## WHAT THE TASK REQUIRES
Write out again, exactly, the lines below starting at the one with "The pipeline flagged" and ending at the one with "The prior probabilities are P(genuine code bug) = 0.341".

## RECORDS SUPPLIED
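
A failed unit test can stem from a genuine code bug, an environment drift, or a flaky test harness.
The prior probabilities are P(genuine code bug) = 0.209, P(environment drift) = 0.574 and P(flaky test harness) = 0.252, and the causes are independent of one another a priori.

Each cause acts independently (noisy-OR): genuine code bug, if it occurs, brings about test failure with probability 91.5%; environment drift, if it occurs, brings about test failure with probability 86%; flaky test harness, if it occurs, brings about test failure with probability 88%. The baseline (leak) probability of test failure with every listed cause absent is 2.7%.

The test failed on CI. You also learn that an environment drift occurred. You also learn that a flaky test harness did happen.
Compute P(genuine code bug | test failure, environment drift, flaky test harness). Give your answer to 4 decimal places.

Under noisy-OR, P(test failure | causes) = 1 − (1−0.027)·∏(1−qᵢ) over the active causes.
P(test failure | environment drift, flaky test harness) = 0.983654·0.791 + 0.998611·0.209 = 0.778070 + 0.208710 = 0.986780
Restricting to configurations with genuine code bug present: 0.998611·0.209 = 0.208710.
Hence the posterior is 0.208710/0.986780 ≈ 0.2115.

P(genuine code bug | test failure, environment drift, flaky test harness) ≈ 0.2115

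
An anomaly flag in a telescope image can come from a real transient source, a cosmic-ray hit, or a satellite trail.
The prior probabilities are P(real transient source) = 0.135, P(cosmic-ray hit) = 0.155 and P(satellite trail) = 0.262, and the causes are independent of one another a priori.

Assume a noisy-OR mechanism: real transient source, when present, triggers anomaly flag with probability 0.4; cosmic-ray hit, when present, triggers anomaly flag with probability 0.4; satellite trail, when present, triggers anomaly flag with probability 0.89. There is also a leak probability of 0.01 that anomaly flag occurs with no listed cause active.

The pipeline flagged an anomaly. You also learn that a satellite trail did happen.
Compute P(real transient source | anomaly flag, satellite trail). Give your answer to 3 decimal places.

Under noisy-OR, P(anomaly flag | causes) = 1 − (1−0.01)·∏(1−qᵢ) over the active causes.
P(anomaly flag | satellite trail) = 0.8911·0.865·0.845 + 0.93466·0.865·0.155 + 0.93466·0.135·0.845 + 0.960796·0.135·0.155 = 0.651327 + 0.125315 + 0.106621 + 0.020105 = 0.903368
Of this, 0.126726 comes from 0.106621 + 0.020105 (the real transient source=true cases).
So P(real transient source | anomaly flag, satellite trail) = 0.126726/0.903368 ≈ 0.140.

P(real transient source | anomaly flag, satellite trail) ≈ 0.140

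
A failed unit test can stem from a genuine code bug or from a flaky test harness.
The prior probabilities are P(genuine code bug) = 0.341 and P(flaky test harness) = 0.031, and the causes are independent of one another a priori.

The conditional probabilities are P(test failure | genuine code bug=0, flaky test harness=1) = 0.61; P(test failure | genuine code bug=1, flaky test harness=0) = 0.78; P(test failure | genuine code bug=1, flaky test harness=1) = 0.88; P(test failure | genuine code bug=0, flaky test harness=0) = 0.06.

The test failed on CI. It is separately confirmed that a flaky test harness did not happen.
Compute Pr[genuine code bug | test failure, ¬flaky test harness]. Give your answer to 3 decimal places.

Pr[genuine code bug | test failure, ¬flaky test harness] ≈ 0.871

P(test failure | ¬flaky test harness) = 0.06×0.659 + 0.78×0.341 = 0.039540 + 0.265980 = 0.305520
Restricting to configurations with genuine code bug present: 0.78×0.341 = 0.265980.
Hence the posterior is 0.265980/0.305520 ≈ 0.871.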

## SOLUTION
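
The pipeline flagged an anomaly. You also learn that a satellite trail did happen.
Compute P(real transient source | anomaly flag, satellite trail). Give your answer to 3 decimal places.

Under noisy-OR, P(anomaly flag | causes) = 1 − (1−0.01)·∏(1−qᵢ) over the active causes.
P(anomaly flag | satellite trail) = 0.8911·0.865·0.845 + 0.93466·0.865·0.155 + 0.93466·0.135·0.845 + 0.960796·0.135·0.155 = 0.651327 + 0.125315 + 0.106621 + 0.020105 = 0.903368
Of this, 0.126726 comes from 0.106621 + 0.020105 (the real transient source=true cases).
So P(real transient source | anomaly flag, satellite trail) = 0.126726/0.903368 ≈ 0.140.

P(real transient source | anomaly flag, satellite trail) ≈ 0.140

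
A failed unit test can stem from a genuine code bug or from a flaky test harness.
The prior probabilities are P(genuine code bug) = 0.341 and P(flaky test harness) = 0.031, and the causes are independent of one another a priori.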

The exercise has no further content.